BEGIN Supplied records

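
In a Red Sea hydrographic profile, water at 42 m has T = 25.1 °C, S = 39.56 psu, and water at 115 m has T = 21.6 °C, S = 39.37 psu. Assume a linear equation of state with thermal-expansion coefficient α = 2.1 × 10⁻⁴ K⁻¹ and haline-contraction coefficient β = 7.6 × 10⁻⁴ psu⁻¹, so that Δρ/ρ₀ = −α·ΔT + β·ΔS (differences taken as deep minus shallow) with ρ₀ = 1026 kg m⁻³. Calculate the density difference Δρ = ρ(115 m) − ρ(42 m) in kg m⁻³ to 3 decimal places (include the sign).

+0.606 kg m⁻³

ΔT = -3.5 K, ΔS = -0.19 psu (deep − shallow).
Δρ/ρ₀ = −(2.1 × 10⁻⁴)(-3.5) + (7.6 × 10⁻⁴)(-0.19) = 5.906 × 10⁻⁴.
Δρ = 1026 × (5.906 × 10⁻⁴) = +0.606 kg m⁻³.
Positive Δρ: denser below, stable.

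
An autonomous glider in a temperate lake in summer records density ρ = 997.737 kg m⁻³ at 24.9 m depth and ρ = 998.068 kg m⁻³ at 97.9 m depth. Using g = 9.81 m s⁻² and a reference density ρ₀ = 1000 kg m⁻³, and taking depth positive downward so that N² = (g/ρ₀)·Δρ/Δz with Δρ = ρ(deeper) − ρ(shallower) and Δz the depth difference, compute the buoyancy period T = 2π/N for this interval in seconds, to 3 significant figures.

942 s

Δρ = 998.068 − 997.737 = 0.331 kg m⁻³ over Δz = 97.9 − 24.9 = 73 m.
N² = (9.81/1000) × (0.331/73) = 4.4481 × 10⁻⁵ s⁻².
N = √(4.4481 × 10⁻⁵) = 6.6694 × 10⁻³ rad s⁻¹, so T = 2π/N = 942.09 s ≈ 942 s.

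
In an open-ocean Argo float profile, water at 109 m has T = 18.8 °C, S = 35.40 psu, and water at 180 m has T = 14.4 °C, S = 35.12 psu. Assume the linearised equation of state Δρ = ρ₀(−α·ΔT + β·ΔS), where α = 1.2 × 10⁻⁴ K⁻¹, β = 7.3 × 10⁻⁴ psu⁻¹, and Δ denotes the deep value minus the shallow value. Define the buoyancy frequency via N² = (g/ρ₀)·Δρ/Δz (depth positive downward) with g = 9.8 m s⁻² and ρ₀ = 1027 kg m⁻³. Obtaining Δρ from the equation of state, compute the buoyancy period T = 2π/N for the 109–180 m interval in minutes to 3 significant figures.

15.7 min

ΔT = -4.4 K, ΔS = -0.28 psu (deep − shallow).
Δρ/ρ₀ = −αΔT + βΔS = 5.28 × 10⁻⁴ − 2.044 × 10⁻⁴ = 3.236 × 10⁻⁴, so Δρ ≈ 0.3323 kg m⁻³.
N² = (g/ρ₀)·Δρ/Δz = g·(Δρ/ρ₀)/Δz = 9.8 × 3.236 × 10⁻⁴ / 71 = 4.4666 × 10⁻⁵ s⁻².
N = √(4.4666 × 10⁻⁵) = 6.6833 × 10⁻³ rad s⁻¹ → T = 2π/N = 940.13 s = 15.669 min ≈ 15.7 min.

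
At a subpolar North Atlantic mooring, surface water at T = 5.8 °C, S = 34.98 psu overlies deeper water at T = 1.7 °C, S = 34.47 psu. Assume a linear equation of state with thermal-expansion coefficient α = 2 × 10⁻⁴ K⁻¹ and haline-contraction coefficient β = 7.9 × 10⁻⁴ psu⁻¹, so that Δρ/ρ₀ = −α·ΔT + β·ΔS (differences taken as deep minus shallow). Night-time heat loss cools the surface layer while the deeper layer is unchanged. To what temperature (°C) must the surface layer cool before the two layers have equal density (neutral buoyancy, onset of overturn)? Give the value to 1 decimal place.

Neutral buoyancy requires Δρ = 0, i.e. −α(T_deep − T_surf′) + β(S_deep − S_surf) = 0.
T_surf′ = T_deep − (β/α)·ΔS = 1.7 − (7.9 × 10⁻⁴/2 × 10⁻⁴)·(-0.51) = 3.715 °C.
Cooling required: 5.8 − (3.715) = 2.085 °C.

3.7 °C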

END Supplied records

Reproduce the whole listing, exactly.

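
In a Red Sea hydrographic profile, water at 42 m has T = 25.1 °C, S = 39.56 psu, and water at 115 m has T = 21.6 °C, S = 39.37 psu. Assume a linear equation of state with thermal-expansion coefficient α = 2.1 × 10⁻⁴ K⁻¹ and haline-contraction coefficient β = 7.6 × 10⁻⁴ psu⁻¹, so that Δρ/ρ₀ = −α·ΔT + β·ΔS (differences taken as deep minus shallow) with ρ₀ = 1026 kg m⁻³. Calculate the density difference Δρ = ρ(115 m) − ρ(42 m) in kg m⁻³ to 3 decimal places (include the sign).

+0.606 kg m⁻³

ΔT = -3.5 K, ΔS = -0.19 psu (deep − shallow).
Δρ/ρ₀ = −(2.1 × 10⁻⁴)(-3.5) + (7.6 × 10⁻⁴)(-0.19) = 5.906 × 10⁻⁴.
Δρ = 1026 × (5.906 × 10⁻⁴) = +0.606 kg m⁻³.
Positive Δρ: denser below, stable.

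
An autonomous glider in a temperate lake in summer records density ρ = 997.737 kg m⁻³ at 24.9 m depth and ρ = 998.068 kg m⁻³ at 97.9 m depth. Using g = 9.81 m s⁻² and a reference density ρ₀ = 1000 kg m⁻³, and taking depth positive downward so that N² = (g/ρ₀)·Δρ/Δz with Δρ = ρ(deeper) − ρ(shallower) and Δz the depth difference, compute the buoyancy period T = 2π/N for this interval in seconds, to 3 significant figures.

942 s

Δρ = 998.068 − 997.737 = 0.331 kg m⁻³ over Δz = 97.9 − 24.9 = 73 m.
N² = (9.81/1000) × (0.331/73) = 4.4481 × 10⁻⁵ s⁻².
N = √(4.4481 × 10⁻⁵) = 6.6694 × 10⁻³ rad s⁻¹, so T = 2π/N = 942.09 s ≈ 942 s.

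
In an open-ocean Argo float profile, water at 109 m has T = 18.8 °C, S = 35.40 psu, and water at 180 m has T = 14.4 °C, S = 35.12 psu. Assume the linearised equation of state Δρ = ρ₀(−α·ΔT + β·ΔS), where α = 1.2 × 10⁻⁴ K⁻¹, β = 7.3 × 10⁻⁴ psu⁻¹, and Δ denotes the deep value minus the shallow value. Define the buoyancy frequency via N² = (g/ρ₀)·Δρ/Δz (depth positive downward) with g = 9.8 m s⁻² and ρ₀ = 1027 kg m⁻³. Obtaining Δρ from the equation of state, compute the buoyancy period T = 2π/N for the 109–180 m interval in minutes to 3 significant figures.

15.7 min

ΔT = -4.4 K, ΔS = -0.28 psu (deep − shallow).
Δρ/ρ₀ = −αΔT + βΔS = 5.28 × 10⁻⁴ − 2.044 × 10⁻⁴ = 3.236 × 10⁻⁴, so Δρ ≈ 0.3323 kg m⁻³.
N² = (g/ρ₀)·Δρ/Δz = g·(Δρ/ρ₀)/Δz = 9.8 × 3.236 × 10⁻⁴ / 71 = 4.4666 × 10⁻⁵ s⁻².
N = √(4.4666 × 10⁻⁵) = 6.6833 × 10⁻³ rad s⁻¹ → T = 2π/N = 940.13 s = 15.669 min ≈ 15.7 min.

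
At a subpolar North Atlantic mooring, surface water at T = 5.8 °C, S = 34.98 psu overlies deeper water at T = 1.7 °C, S = 34.47 psu. Assume a linear equation of state with thermal-expansion coefficient α = 2 × 10⁻⁴ K⁻¹ and haline-contraction coefficient β = 7.9 × 10⁻⁴ psu⁻¹, so that Δρ/ρ₀ = −α·ΔT + β·ΔS (differences taken as deep minus shallow). Night-time heat loss cools the surface layer while the deeper layer is unchanged. To what temperature (°C) must the surface layer cool before the two layers have equal density (neutral buoyancy, onset of overturn)? Give the value to 1 decimal place.

Neutral buoyancy requires Δρ = 0, i.e. −α(T_deep − T_surf′) + β(S_deep − S_surf) = 0.
T_surf′ = T_deep − (β/α)·ΔS = 1.7 − (7.9 × 10⁻⁴/2 × 10⁻⁴)·(-0.51) = 3.715 °C.
Cooling required: 5.8 − (3.715) = 2.085 °C.

3.7 °C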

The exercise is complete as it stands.